**Exercise**
Your task is to restate the data word for word.
━━━━━━
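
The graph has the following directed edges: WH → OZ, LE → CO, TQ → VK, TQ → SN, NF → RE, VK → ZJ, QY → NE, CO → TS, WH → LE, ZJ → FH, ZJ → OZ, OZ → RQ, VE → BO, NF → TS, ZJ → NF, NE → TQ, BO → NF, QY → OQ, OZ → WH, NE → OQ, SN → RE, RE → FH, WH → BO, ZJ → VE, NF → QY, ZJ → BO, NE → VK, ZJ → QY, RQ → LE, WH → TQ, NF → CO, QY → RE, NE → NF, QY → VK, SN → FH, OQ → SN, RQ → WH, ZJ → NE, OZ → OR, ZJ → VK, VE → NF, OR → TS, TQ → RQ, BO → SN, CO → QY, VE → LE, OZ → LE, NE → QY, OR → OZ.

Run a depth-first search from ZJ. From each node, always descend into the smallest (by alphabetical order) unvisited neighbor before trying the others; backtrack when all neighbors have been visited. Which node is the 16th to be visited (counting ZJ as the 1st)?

Visit ZJ
ZJ → BO
BO → NF
NF → CO
CO → QY
QY → NE
NE → OQ
OQ → SN
SN → FH
SN → RE
NE → TQ
TQ → RQ
RQ → LE
RQ → WH
WH → OZ
OZ → OR
OR → TS
TQ → VK
ZJ → VE

Visit order: ZJ, BO, NF, CO, QY, NE, OQ, SN, FH, RE, TQ, RQ, LE, WH, OZ, OR, TS, VK, VE

OR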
━━━━━━
**Response**
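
The graph has the following directed edges: WH → OZ, LE → CO, TQ → VK, TQ → SN, NF → RE, VK → ZJ, QY → NE, CO → TS, WH → LE, ZJ → FH, ZJ → OZ, OZ → RQ, VE → BO, NF → TS, ZJ → NF, NE → TQ, BO → NF, QY → OQ, OZ → WH, NE → OQ, SN → RE, RE → FH, WH → BO, ZJ → VE, NF → QY, ZJ → BO, NE → VK, ZJ → QY, RQ → LE, WH → TQ, NF → CO, QY → RE, NE → NF, QY → VK, SN → FH, OQ → SN, RQ → WH, ZJ → NE, OZ → OR, ZJ → VK, VE → NF, OR → TS, TQ → RQ, BO → SN, CO → QY, VE → LE, OZ → LE, NE → QY, OR → OZ.

Run a depth-first search from ZJ. From each node, always descend into the smallest (by alphabetical order) unvisited neighbor before trying the others; backtrack when all neighbors have been visited. Which node is the 16th to be visited (counting ZJ as the 1st)?

Visit ZJ
ZJ → BO
BO → NF
NF → CO
CO → QY
QY → NE
NE → OQ
OQ → SN
SN → FH
SN → RE
NE → TQ
TQ → RQ
RQ → LE
RQ → WH
WH → OZ
OZ → OR
OR → TS
TQ → VK
ZJ → VE

Visit order: ZJ, BO, NF, CO, QY, NE, OQ, SN, FH, RE, TQ, RQ, LE, WH, OZ, OR, TS, VK, VE

OR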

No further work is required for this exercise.